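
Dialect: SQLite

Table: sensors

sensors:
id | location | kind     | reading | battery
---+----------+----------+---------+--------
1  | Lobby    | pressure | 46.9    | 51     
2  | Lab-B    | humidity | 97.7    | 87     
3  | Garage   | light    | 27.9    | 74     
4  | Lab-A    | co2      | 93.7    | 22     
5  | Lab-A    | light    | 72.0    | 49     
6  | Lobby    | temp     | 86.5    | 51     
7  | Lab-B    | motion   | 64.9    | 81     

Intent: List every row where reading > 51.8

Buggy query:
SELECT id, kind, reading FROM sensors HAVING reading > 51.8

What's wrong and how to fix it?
Bug: This is a non-aggregate query (no GROUP BY, no aggregates), so in SQLite the HAVING clause is invalid here; a row-level condition belongs in WHERE

Fix: Replace HAVING with WHERE since the condition applies to individual rows

Corrected query:
SELECT id, kind, reading FROM sensors WHERE reading > 51.8

Result:
id | kind     | reading
---+----------+--------
2  | humidity | 97.7   
4  | co2      | 93.7   
5  | light    | 72     
6  | temp     | 86.5   
7  | motion   | 64.9   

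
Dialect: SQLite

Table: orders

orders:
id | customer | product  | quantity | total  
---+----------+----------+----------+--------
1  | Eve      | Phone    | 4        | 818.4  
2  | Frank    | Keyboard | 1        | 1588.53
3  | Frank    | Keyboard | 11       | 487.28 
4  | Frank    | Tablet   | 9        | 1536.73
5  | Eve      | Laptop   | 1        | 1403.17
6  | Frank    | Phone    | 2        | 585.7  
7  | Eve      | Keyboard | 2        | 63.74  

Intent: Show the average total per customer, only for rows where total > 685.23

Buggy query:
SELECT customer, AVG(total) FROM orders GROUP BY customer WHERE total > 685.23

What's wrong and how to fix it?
Bug: Row-level WHERE must come before GROUP BY in the clause order

Fix: Move the WHERE clause before GROUP BY

Corrected query:
SELECT customer, AVG(total) FROM orders WHERE total > 685.23 GROUP BY customer

Result:
customer | AVG(total)
---------+-----------
Eve      | 1110.785  
Frank    | 1562.63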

TASK OBJECTIVE:
Return one number, the count of lines in the records holding the word "Lobby".

PROBLEM SOLUTION:
2